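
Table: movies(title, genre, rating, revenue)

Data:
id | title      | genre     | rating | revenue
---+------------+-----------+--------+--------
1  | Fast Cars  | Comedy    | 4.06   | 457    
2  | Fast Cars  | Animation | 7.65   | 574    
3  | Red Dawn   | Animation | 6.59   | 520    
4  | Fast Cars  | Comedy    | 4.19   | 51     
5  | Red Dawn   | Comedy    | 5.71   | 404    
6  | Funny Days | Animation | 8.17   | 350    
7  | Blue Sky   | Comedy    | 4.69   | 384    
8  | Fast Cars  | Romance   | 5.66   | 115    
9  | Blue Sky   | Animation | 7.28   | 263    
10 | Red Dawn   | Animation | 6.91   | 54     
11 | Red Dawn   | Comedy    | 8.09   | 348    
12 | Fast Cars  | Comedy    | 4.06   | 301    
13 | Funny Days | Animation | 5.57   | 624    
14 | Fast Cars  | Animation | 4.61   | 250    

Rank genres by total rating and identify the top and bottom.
SELECT genre, SUM(rating)
FROM movies
GROUP BY genre
ORDER BY SUM(rating)

All groups:
  Romance: 5.66
  Comedy: 30.80
  Animation: 46.78

Highest: Animation (46.78)
Lowest: Romance (5.66)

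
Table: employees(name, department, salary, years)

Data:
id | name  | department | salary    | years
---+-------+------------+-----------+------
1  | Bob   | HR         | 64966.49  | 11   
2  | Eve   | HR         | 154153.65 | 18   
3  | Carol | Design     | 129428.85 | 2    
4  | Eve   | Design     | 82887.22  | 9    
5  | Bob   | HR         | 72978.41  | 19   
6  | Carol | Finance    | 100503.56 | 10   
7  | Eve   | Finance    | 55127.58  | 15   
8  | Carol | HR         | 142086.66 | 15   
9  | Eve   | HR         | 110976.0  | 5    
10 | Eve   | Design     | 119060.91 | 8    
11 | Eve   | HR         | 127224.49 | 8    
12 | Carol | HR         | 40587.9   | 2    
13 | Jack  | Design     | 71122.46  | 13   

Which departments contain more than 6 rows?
SELECT department, COUNT(*) as cnt
FROM employees
GROUP BY department
HAVING COUNT(*) > 6

Result:
  HR: 7

Note: HAVING filters groups after aggregation, WHERE filters rows before.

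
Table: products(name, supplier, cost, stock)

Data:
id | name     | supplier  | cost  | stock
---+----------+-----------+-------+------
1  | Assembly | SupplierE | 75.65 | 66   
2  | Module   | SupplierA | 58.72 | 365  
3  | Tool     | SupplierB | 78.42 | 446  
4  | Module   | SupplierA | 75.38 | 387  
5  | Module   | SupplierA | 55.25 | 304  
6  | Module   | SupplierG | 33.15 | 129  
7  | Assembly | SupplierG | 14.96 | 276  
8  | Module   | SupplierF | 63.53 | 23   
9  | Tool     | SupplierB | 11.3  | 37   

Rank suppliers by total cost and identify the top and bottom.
SELECT supplier, SUM(cost)
FROM products
GROUP BY supplier
ORDER BY SUM(cost)

All groups:
  SupplierG: 48.11
  SupplierF: 63.53
  SupplierE: 75.65
  SupplierB: 89.72
  SupplierA: 189.35

Highest: SupplierA (189.35)
Lowest: SupplierG (48.11)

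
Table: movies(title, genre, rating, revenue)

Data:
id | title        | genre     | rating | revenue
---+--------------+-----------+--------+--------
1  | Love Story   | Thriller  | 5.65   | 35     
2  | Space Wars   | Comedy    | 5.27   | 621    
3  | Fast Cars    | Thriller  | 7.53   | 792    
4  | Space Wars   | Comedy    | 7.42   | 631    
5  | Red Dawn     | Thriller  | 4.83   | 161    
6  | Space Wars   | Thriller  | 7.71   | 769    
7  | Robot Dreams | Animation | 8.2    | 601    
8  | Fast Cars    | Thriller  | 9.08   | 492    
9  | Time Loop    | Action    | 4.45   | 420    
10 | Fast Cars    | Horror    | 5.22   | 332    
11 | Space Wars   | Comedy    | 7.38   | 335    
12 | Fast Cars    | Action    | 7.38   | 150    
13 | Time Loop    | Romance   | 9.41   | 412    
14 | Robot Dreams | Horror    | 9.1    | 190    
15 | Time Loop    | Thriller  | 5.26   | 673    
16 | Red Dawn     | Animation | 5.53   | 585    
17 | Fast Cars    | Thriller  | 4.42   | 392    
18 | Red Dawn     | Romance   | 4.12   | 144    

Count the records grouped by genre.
SELECT genre, COUNT(*) as count
FROM movies
GROUP BY genre

Result:
  Action: 2
  Animation: 2
  Comedy: 3
  Horror: 2
  Romance: 2
  Thriller: 7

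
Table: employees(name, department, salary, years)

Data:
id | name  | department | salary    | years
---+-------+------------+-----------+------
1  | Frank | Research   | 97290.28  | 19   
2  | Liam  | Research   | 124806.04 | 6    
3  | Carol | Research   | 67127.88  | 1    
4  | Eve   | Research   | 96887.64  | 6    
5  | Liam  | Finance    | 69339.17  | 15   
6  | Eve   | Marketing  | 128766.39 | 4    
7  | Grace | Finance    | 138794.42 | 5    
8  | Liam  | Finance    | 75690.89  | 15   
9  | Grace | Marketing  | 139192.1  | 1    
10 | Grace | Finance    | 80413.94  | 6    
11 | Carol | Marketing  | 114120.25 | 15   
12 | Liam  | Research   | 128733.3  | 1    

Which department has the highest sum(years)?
SELECT department, SUM(years) as val
FROM employees
GROUP BY department
ORDER BY val DESC
LIMIT 1

Result: Finance with sum(years) = 41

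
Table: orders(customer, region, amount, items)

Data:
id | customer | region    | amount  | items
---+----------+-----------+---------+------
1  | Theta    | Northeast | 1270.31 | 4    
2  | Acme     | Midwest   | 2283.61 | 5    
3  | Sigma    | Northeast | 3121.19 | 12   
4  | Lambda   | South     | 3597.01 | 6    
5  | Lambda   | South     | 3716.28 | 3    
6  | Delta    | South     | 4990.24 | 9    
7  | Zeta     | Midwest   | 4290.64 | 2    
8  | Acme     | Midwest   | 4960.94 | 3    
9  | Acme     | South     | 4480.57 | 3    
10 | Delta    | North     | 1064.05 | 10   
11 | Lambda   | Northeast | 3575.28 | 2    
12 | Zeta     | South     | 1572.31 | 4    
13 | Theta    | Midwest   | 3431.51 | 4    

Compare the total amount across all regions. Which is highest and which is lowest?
SELECT region, SUM(amount)
FROM orders
GROUP BY region
ORDER BY SUM(amount)

All groups:
  North: 1064.05
  Northeast: 7966.78
  Midwest: 14966.70
  South: 18356.41

Highest: South (18356.41)
Lowest: North (1064.05)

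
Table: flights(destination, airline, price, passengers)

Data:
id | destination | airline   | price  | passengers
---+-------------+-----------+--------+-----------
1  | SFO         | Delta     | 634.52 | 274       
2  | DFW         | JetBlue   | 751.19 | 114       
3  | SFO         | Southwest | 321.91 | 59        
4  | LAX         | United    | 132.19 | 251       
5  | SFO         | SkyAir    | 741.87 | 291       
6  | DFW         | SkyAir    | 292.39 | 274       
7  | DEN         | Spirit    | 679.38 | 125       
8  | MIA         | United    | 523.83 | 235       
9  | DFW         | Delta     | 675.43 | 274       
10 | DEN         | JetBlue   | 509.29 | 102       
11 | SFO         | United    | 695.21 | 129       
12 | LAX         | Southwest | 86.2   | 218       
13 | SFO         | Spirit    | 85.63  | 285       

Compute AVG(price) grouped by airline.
SELECT airline, AVG(price) as result
FROM flights
GROUP BY airline

Result:
  Delta: 654.98
  JetBlue: 630.24
  SkyAir: 517.13
  Southwest: 204.06
  Spirit: 382.51
  United: 450.41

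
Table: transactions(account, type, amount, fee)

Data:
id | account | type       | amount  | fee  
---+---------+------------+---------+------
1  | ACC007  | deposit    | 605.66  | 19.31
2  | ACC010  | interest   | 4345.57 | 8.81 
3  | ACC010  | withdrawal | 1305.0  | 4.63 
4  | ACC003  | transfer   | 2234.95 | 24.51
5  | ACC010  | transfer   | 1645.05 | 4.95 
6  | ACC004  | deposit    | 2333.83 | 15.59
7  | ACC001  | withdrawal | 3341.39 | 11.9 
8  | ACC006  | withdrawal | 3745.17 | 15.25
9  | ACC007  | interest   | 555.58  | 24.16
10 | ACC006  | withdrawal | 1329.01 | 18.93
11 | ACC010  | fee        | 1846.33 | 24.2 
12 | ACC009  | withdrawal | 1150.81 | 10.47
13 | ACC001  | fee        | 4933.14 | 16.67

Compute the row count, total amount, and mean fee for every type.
SELECT type,
       COUNT(*) as cnt,
       SUM(amount) as total_amount,
       AVG(fee) as avg_fee
FROM transactions
GROUP BY type

Result:
  deposit: 2 records, 2939.49 total amount, 17.45 avg fee
  fee: 2 records, 6779.47 total amount, 20.44 avg fee
  interest: 2 records, 4901.15 total amount, 16.49 avg fee
  transfer: 2 records, 3880.00 total amount, 14.73 avg fee
  withdrawal: 5 records, 10871.38 total amount, 12.24 avg fee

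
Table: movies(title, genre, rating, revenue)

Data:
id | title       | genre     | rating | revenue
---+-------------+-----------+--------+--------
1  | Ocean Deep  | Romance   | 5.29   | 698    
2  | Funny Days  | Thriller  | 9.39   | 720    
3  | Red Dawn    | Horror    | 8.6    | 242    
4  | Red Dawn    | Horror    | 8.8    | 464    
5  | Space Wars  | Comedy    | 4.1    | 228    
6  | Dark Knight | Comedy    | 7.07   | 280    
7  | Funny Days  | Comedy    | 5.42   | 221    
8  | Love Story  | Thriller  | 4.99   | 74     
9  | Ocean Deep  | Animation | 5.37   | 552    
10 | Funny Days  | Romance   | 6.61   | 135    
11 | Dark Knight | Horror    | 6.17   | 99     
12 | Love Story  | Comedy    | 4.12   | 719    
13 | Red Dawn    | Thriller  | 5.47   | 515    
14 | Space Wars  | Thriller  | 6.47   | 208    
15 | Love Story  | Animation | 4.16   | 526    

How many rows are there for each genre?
SELECT genre, COUNT(*) as count
FROM movies
GROUP BY genre

Result:
  Animation: 2
  Comedy: 4
  Horror: 3
  Romance: 2
  Thriller: 4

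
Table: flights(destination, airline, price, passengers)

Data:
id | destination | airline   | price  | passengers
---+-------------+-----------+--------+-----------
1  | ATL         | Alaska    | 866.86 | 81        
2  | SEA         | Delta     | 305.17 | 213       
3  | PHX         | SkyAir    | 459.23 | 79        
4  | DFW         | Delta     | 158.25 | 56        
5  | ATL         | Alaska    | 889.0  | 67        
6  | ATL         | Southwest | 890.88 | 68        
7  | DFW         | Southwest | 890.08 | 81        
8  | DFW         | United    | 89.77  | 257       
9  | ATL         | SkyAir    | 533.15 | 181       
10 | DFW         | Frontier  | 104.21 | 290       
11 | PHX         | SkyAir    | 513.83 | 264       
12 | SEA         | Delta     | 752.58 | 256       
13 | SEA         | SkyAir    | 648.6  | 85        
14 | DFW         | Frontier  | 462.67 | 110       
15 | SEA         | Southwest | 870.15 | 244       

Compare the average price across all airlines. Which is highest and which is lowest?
SELECT airline, AVG(price)
FROM flights
GROUP BY airline
ORDER BY AVG(price)

All groups:
  United: 89.77
  Frontier: 283.44
  Delta: 405.33
  SkyAir: 538.70
  Alaska: 877.93
  Southwest: 883.70

Highest: Southwest (883.70)
Lowest: United (89.77)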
════════════════════
Retype the entries above exactly, but only from the line containing "withdrawal | 1305.0" through the line containing "13 | ACC001", both included.

(Task answer)
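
3  | ACC010  | withdrawal | 1305.0  | 4.63 
4  | ACC003  | transfer   | 2234.95 | 24.51
5  | ACC010  | transfer   | 1645.05 | 4.95 
6  | ACC004  | deposit    | 2333.83 | 15.59
7  | ACC001  | withdrawal | 3341.39 | 11.9 
8  | ACC006  | withdrawal | 3745.17 | 15.25
9  | ACC007  | interest   | 555.58  | 24.16
10 | ACC006  | withdrawal | 1329.01 | 18.93
11 | ACC010  | fee        | 1846.33 | 24.2 
12 | ACC009  | withdrawal | 1150.81 | 10.47
13 | ACC001  | fee        | 4933.14 | 16.67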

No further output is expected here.